◆ INSTRUCTIONS TO FOLLOW ◆
Look through the lines below and extract any with the word "what".

*** DATA FOR THE TASK ***

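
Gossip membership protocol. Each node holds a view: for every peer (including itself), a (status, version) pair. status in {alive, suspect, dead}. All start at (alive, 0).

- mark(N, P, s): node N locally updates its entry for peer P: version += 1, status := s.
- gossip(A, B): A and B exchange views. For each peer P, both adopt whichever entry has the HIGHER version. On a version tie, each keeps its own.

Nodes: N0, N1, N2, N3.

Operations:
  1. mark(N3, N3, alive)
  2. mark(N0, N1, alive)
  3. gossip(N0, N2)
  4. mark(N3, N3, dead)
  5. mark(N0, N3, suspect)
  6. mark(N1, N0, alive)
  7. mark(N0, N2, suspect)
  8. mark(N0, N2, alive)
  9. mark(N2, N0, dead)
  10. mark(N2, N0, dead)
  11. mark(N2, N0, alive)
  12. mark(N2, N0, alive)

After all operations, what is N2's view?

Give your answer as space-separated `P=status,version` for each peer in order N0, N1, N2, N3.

Answer: N0=alive,4 N1=alive,1 N2=alive,0 N3=alive,0

Derivation:
Op 1: N3 marks N3=alive -> (alive,v1)
Op 2: N0 marks N1=alive -> (alive,v1)
Op 3: gossip N0<->N2 -> N0.N0=(alive,v0) N0.N1=(alive,v1) N0.N2=(alive,v0) N0.N3=(alive,v0) | N2.N0=(alive,v0) N2.N1=(alive,v1) N2.N2=(alive,v0) N2.N3=(alive,v0)
Op 4: N3 marks N3=dead -> (dead,v2)
Op 5: N0 marks N3=suspect -> (suspect,v1)
Op 6: N1 marks N0=alive -> (alive,v1)
Op 7: N0 marks N2=suspect -> (suspect,v1)
Op 8: N0 marks N2=alive -> (alive,v2)
Op 9: N2 marks N0=dead -> (dead,v1)
Op 10: N2 marks N0=dead -> (dead,v2)
Op 11: N2 marks N0=alive -> (alive,v3)
Op 12: N2 marks N0=alive -> (alive,v4)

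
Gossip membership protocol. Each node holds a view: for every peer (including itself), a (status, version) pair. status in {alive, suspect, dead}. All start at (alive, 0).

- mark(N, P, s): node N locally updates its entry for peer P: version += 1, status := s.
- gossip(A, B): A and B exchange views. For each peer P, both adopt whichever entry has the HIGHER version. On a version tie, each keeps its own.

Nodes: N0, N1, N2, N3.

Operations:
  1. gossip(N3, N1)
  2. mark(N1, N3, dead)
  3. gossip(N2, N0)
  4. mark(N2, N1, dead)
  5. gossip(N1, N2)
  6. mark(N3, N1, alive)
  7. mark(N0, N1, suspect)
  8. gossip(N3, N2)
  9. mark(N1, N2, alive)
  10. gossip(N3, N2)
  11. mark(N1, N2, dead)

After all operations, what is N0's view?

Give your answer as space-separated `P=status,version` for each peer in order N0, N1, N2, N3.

Op 1: gossip N3<->N1 -> N3.N0=(alive,v0) N3.N1=(alive,v0) N3.N2=(alive,v0) N3.N3=(alive,v0) | N1.N0=(alive,v0) N1.N1=(alive,v0) N1.N2=(alive,v0) N1.N3=(alive,v0)
Op 2: N1 marks N3=dead -> (dead,v1)
Op 3: gossip N2<->N0 -> N2.N0=(alive,v0) N2.N1=(alive,v0) N2.N2=(alive,v0) N2.N3=(alive,v0) | N0.N0=(alive,v0) N0.N1=(alive,v0) N0.N2=(alive,v0) N0.N3=(alive,v0)
Op 4: N2 marks N1=dead -> (dead,v1)
Op 5: gossip N1<->N2 -> N1.N0=(alive,v0) N1.N1=(dead,v1) N1.N2=(alive,v0) N1.N3=(dead,v1) | N2.N0=(alive,v0) N2.N1=(dead,v1) N2.N2=(alive,v0) N2.N3=(dead,v1)
Op 6: N3 marks N1=alive -> (alive,v1)
Op 7: N0 marks N1=suspect -> (suspect,v1)
Op 8: gossip N3<->N2 -> N3.N0=(alive,v0) N3.N1=(alive,v1) N3.N2=(alive,v0) N3.N3=(dead,v1) | N2.N0=(alive,v0) N2.N1=(dead,v1) N2.N2=(alive,v0) N2.N3=(dead,v1)
Op 9: N1 marks N2=alive -> (alive,v1)
Op 10: gossip N3<->N2 -> N3.N0=(alive,v0) N3.N1=(alive,v1) N3.N2=(alive,v0) N3.N3=(dead,v1) | N2.N0=(alive,v0) N2.N1=(dead,v1) N2.N2=(alive,v0) N2.N3=(dead,v1)
Op 11: N1 marks N2=dead -> (dead,v2)

Answer: N0=alive,0 N1=suspect,1 N2=alive,0 N3=alive,0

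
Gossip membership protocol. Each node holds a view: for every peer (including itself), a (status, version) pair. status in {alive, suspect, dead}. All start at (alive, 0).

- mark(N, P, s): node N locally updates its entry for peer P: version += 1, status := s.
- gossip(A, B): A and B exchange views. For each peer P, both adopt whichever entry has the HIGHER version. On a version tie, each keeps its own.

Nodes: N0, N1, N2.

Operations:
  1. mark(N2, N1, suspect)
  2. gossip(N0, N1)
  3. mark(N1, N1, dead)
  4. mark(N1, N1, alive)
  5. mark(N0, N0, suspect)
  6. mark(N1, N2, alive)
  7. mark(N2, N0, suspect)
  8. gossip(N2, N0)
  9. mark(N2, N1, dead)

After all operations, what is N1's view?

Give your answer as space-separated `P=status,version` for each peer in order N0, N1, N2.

Op 1: N2 marks N1=suspect -> (suspect,v1)
Op 2: gossip N0<->N1 -> N0.N0=(alive,v0) N0.N1=(alive,v0) N0.N2=(alive,v0) | N1.N0=(alive,v0) N1.N1=(alive,v0) N1.N2=(alive,v0)
Op 3: N1 marks N1=dead -> (dead,v1)
Op 4: N1 marks N1=alive -> (alive,v2)
Op 5: N0 marks N0=suspect -> (suspect,v1)
Op 6: N1 marks N2=alive -> (alive,v1)
Op 7: N2 marks N0=suspect -> (suspect,v1)
Op 8: gossip N2<->N0 -> N2.N0=(suspect,v1) N2.N1=(suspect,v1) N2.N2=(alive,v0) | N0.N0=(suspect,v1) N0.N1=(suspect,v1) N0.N2=(alive,v0)
Op 9: N2 marks N1=dead -> (dead,v2)

Answer: N0=alive,0 N1=alive,2 N2=alive,1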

***

◆ EXERCISE RESULT ◆
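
After all operations, what is N2's view?
After all operations, what is N0's view?
After all operations, what is N1's view?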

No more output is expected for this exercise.